Stored records:
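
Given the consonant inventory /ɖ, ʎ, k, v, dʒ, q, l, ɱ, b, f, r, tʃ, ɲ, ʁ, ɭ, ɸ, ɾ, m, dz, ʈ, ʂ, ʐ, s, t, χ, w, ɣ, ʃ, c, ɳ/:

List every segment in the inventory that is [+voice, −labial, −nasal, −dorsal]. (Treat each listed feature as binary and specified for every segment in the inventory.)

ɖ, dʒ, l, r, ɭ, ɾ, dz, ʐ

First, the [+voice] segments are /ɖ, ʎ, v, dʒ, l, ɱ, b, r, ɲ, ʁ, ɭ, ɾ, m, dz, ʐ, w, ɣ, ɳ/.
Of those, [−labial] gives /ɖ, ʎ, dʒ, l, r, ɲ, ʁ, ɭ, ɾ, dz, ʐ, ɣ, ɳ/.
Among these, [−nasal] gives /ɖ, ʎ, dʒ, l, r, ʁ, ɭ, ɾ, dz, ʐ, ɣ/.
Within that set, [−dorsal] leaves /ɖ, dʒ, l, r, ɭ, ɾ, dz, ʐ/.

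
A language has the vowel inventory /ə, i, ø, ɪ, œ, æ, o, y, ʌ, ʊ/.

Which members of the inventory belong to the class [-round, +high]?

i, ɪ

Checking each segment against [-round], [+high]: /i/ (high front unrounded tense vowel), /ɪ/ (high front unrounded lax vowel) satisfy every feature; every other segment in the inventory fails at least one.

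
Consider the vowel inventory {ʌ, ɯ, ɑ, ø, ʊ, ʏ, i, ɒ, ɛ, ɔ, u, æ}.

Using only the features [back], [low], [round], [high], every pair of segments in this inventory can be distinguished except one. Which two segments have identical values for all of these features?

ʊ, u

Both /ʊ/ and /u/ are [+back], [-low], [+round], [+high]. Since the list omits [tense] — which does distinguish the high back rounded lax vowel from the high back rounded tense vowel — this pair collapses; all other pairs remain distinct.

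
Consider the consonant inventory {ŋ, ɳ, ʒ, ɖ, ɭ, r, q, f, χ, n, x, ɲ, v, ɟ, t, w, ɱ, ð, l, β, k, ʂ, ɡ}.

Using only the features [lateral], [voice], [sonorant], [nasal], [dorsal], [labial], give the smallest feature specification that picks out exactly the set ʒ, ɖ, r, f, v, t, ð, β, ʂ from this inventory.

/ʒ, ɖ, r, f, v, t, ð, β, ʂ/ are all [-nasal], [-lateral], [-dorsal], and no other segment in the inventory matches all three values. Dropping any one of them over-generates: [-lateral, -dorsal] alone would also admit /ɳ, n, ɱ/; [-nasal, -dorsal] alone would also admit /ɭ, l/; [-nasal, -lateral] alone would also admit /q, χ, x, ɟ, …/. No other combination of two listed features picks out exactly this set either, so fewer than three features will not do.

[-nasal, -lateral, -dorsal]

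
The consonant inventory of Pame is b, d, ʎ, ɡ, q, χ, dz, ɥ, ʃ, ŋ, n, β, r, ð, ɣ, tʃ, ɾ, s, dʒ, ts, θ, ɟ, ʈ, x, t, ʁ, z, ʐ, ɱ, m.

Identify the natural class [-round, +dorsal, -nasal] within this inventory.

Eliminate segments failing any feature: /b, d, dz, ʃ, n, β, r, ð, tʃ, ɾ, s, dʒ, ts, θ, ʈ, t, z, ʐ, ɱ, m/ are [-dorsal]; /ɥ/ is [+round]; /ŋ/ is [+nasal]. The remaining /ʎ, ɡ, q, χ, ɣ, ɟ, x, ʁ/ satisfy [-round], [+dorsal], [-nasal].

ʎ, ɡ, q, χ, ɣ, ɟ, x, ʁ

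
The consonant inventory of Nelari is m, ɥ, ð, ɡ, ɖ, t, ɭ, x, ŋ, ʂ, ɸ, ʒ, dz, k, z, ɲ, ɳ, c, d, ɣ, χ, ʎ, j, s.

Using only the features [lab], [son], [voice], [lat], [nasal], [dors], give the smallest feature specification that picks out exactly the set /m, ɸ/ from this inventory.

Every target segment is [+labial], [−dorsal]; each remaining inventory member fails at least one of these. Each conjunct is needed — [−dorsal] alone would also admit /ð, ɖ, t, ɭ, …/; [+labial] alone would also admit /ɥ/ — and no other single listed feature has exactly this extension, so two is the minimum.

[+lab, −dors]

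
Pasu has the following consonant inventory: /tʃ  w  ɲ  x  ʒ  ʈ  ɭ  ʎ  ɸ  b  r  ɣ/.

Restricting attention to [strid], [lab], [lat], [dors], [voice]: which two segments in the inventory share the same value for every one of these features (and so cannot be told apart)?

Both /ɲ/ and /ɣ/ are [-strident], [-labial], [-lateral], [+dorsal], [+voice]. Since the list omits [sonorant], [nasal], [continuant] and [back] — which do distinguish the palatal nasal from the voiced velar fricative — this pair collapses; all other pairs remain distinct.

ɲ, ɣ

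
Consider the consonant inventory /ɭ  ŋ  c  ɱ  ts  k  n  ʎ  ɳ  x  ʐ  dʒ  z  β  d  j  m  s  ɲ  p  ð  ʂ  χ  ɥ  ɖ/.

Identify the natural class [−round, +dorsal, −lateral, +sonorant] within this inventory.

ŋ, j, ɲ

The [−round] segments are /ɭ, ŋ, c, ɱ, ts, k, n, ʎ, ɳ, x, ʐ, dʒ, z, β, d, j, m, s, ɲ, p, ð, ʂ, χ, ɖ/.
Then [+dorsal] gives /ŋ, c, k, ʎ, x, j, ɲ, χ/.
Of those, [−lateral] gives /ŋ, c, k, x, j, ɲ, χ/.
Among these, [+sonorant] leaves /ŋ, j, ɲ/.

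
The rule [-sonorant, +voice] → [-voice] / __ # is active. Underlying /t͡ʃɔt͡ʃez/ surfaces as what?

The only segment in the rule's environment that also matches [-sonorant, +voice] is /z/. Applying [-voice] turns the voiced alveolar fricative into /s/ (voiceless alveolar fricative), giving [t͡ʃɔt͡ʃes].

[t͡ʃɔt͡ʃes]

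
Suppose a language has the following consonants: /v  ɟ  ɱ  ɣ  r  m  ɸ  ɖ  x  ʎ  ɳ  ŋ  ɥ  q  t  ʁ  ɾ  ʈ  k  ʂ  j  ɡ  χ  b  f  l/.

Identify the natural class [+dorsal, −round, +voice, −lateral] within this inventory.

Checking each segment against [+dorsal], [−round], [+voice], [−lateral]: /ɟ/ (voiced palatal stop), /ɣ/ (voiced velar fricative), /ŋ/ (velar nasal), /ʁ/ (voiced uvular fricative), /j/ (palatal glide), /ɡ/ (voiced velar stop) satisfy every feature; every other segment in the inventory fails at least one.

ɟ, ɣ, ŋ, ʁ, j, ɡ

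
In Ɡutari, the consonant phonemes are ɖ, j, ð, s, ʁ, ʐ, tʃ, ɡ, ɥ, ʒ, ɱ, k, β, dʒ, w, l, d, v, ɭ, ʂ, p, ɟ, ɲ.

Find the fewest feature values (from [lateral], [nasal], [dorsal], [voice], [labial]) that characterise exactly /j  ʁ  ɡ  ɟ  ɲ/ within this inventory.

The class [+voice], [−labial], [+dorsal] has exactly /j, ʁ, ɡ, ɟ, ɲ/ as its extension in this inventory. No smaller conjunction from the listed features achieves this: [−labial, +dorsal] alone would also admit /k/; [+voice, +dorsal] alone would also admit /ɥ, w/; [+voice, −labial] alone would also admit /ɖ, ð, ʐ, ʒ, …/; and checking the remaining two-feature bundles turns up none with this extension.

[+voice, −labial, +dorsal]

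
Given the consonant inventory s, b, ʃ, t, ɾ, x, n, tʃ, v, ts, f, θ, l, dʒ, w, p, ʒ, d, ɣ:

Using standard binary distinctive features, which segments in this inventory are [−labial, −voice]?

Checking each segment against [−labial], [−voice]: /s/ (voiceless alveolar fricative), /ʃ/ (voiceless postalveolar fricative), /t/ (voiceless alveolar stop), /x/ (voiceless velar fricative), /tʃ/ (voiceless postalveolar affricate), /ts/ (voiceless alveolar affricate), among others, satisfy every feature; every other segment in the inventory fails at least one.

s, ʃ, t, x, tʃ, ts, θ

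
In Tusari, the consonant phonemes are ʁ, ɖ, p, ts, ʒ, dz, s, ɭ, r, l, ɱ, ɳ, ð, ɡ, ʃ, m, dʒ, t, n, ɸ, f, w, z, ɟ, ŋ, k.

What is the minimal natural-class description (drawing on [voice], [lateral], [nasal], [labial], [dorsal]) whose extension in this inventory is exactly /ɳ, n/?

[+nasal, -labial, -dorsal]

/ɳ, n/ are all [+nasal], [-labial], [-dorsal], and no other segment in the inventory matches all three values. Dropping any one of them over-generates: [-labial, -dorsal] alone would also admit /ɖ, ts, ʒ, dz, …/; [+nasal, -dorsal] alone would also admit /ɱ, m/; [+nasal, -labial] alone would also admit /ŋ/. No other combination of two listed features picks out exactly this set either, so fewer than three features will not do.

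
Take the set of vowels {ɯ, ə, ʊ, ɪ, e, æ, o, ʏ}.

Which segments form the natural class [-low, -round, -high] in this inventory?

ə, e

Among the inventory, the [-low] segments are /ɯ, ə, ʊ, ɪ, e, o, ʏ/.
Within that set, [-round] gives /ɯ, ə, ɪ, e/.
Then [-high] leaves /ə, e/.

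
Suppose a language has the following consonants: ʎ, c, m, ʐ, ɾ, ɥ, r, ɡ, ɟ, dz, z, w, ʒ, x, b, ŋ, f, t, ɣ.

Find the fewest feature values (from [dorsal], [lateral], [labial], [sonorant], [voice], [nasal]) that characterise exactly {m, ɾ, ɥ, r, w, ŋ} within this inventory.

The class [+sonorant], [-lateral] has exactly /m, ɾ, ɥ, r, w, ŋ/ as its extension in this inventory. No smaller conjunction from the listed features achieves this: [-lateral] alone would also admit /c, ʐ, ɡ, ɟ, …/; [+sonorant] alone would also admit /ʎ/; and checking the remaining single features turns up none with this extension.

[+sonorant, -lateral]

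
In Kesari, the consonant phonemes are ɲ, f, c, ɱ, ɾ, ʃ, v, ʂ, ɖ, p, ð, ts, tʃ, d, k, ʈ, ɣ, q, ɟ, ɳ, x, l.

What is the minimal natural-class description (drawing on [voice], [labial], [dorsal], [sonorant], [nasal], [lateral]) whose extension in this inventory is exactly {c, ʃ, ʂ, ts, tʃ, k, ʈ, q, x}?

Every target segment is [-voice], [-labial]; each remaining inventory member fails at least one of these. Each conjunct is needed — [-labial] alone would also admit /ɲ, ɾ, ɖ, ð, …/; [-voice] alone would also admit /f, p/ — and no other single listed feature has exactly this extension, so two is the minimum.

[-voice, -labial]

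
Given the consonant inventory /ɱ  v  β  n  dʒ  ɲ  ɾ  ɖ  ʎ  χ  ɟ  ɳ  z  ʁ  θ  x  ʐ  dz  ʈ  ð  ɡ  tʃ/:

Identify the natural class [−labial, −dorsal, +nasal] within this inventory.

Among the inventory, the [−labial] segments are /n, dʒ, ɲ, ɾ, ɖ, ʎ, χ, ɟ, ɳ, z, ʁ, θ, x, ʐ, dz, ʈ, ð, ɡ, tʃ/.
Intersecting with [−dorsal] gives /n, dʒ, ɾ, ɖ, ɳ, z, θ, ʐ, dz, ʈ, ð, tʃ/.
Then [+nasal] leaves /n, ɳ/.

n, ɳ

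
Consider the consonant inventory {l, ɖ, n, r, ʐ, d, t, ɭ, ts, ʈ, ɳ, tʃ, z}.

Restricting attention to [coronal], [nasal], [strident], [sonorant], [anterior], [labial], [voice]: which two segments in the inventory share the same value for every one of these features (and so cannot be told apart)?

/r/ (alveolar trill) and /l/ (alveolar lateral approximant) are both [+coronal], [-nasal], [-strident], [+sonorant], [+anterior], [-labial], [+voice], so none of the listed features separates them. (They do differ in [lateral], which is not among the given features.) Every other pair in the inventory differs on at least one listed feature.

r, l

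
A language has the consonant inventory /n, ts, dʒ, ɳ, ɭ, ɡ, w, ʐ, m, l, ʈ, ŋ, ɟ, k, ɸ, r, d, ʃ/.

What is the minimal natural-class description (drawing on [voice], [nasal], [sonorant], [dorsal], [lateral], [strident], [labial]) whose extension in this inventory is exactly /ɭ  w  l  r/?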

* **PROBLEM TO WORK ON**:
Set down nothing but the lines from the one containing "[labial], [voice]: which" through the end of the entries above, exactly as written, both ends counted.

* **ANSWER AREA**:
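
Restricting attention to [coronal], [nasal], [strident], [sonorant], [anterior], [labial], [voice]: which two segments in the inventory share the same value for every one of these features (and so cannot be told apart)?

/r/ (alveolar trill) and /l/ (alveolar lateral approximant) are both [+coronal], [-nasal], [-strident], [+sonorant], [+anterior], [-labial], [+voice], so none of the listed features separates them. (They do differ in [lateral], which is not among the given features.) Every other pair in the inventory differs on at least one listed feature.

r, l

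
A language has the consonant inventory /n, ts, dʒ, ɳ, ɭ, ɡ, w, ʐ, m, l, ʈ, ŋ, ɟ, k, ɸ, r, d, ʃ/.

What is the minimal natural-class description (drawing on [voice], [nasal], [sonorant], [dorsal], [lateral], [strident], [labial]) whose extension in this inventory is exactly /ɭ  w  l  r/?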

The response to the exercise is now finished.